WORK INSTRUCTION:
Whatever appears in the listing, return all of it exactly.

AVAILABLE RECORDS:

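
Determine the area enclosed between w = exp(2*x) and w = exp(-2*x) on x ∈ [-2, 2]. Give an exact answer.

The difference (exp(2*x)) - (exp(-2*x)) = exp(2*x) - exp(-2*x) changes sign at x = 0 inside [-2, 2], so split the integral there.
∫[-2,0] (exp(2*x) - exp(-2*x)) dx = -exp(4)/2 - exp(-4)/2 + 1; the area of that piece is -1 + exp(-4)/2 + exp(4)/2.
∫[0,2] (exp(2*x) - exp(-2*x)) dx = -1 + exp(-4)/2 + exp(4)/2.
Total area = (-1 + exp(-4)/2 + exp(4)/2) + (-1 + exp(-4)/2 + exp(4)/2) = -2 + exp(-4) + exp(4).

-2 + exp(-4) + exp(4)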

RESULT OF THIS TASK:
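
Determine the area enclosed between w = exp(2*x) and w = exp(-2*x) on x ∈ [-2, 2]. Give an exact answer.

The difference (exp(2*x)) - (exp(-2*x)) = exp(2*x) - exp(-2*x) changes sign at x = 0 inside [-2, 2], so split the integral there.
∫[-2,0] (exp(2*x) - exp(-2*x)) dx = -exp(4)/2 - exp(-4)/2 + 1; the area of that piece is -1 + exp(-4)/2 + exp(4)/2.
∫[0,2] (exp(2*x) - exp(-2*x)) dx = -1 + exp(-4)/2 + exp(4)/2.
Total area = (-1 + exp(-4)/2 + exp(4)/2) + (-1 + exp(-4)/2 + exp(4)/2) = -2 + exp(-4) + exp(4).

-2 + exp(-4) + exp(4)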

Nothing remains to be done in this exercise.